### SUPPLIED MATERIAL
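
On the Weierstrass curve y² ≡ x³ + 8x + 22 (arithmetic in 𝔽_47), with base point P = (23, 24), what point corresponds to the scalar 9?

Double-and-add on 9 = (1001)₂. Start with P = (23, 24) for the leading 1-bit.
double: tangent at (23, 24): λ = (3·23² + 8)/(2·24) ≡ 44/1. 1⁻¹ ≡ 1 (mod 47), so λ ≡ 44·1 ≡ 44.
  x = λ² - 23 - 23 = 1936 - 46 ≡ 10; y = λ·(23 - 10) - 24 ≡ 31. → (10, 31)
double: tangent at (10, 31): λ = (3·10² + 8)/(2·31) ≡ 26/15. 15⁻¹ ≡ 22 (mod 47) since 15·22 = 330 ≡ 1, so λ ≡ 26·22 ≡ 8.
  x = λ² - 10 - 10 = 64 - 20 ≡ 44; y = λ·(10 - 44) - 31 ≡ 26. → (44, 26)
double: tangent at (44, 26): λ = (3·44² + 8)/(2·26) ≡ 35/5. 5⁻¹ ≡ 19 (mod 47) since 5·19 = 95 ≡ 1, so λ ≡ 35·19 ≡ 7.
  x = λ² - 44 - 44 = 49 - 88 ≡ 8; y = λ·(44 - 8) - 26 ≡ 38. → (8, 38)
add P: (8, 38) + (23, 24). λ = (24 - 38)/(23 - 8) ≡ 33/15 mod 47. 15⁻¹ ≡ 22 (mod 47), so λ ≡ 21.
  x = λ² - 8 - 23 = 441 - 31 ≡ 34; y = λ·(8 - 34) - 38 ≡ 27. → (34, 27)

(34, 27)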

### PROBLEM STATEMENT
Transcribe all of the records exactly.

### TASK RESPONSE
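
On the Weierstrass curve y² ≡ x³ + 8x + 22 (arithmetic in 𝔽_47), with base point P = (23, 24), what point corresponds to the scalar 9?

Double-and-add on 9 = (1001)₂. Start with P = (23, 24) for the leading 1-bit.
double: tangent at (23, 24): λ = (3·23² + 8)/(2·24) ≡ 44/1. 1⁻¹ ≡ 1 (mod 47), so λ ≡ 44·1 ≡ 44.
  x = λ² - 23 - 23 = 1936 - 46 ≡ 10; y = λ·(23 - 10) - 24 ≡ 31. → (10, 31)
double: tangent at (10, 31): λ = (3·10² + 8)/(2·31) ≡ 26/15. 15⁻¹ ≡ 22 (mod 47) since 15·22 = 330 ≡ 1, so λ ≡ 26·22 ≡ 8.
  x = λ² - 10 - 10 = 64 - 20 ≡ 44; y = λ·(10 - 44) - 31 ≡ 26. → (44, 26)
double: tangent at (44, 26): λ = (3·44² + 8)/(2·26) ≡ 35/5. 5⁻¹ ≡ 19 (mod 47) since 5·19 = 95 ≡ 1, so λ ≡ 35·19 ≡ 7.
  x = λ² - 44 - 44 = 49 - 88 ≡ 8; y = λ·(44 - 8) - 26 ≡ 38. → (8, 38)
add P: (8, 38) + (23, 24). λ = (24 - 38)/(23 - 8) ≡ 33/15 mod 47. 15⁻¹ ≡ 22 (mod 47), so λ ≡ 21.
  x = λ² - 8 - 23 = 441 - 31 ≡ 34; y = λ·(8 - 34) - 38 ≡ 27. → (34, 27)

(34, 27)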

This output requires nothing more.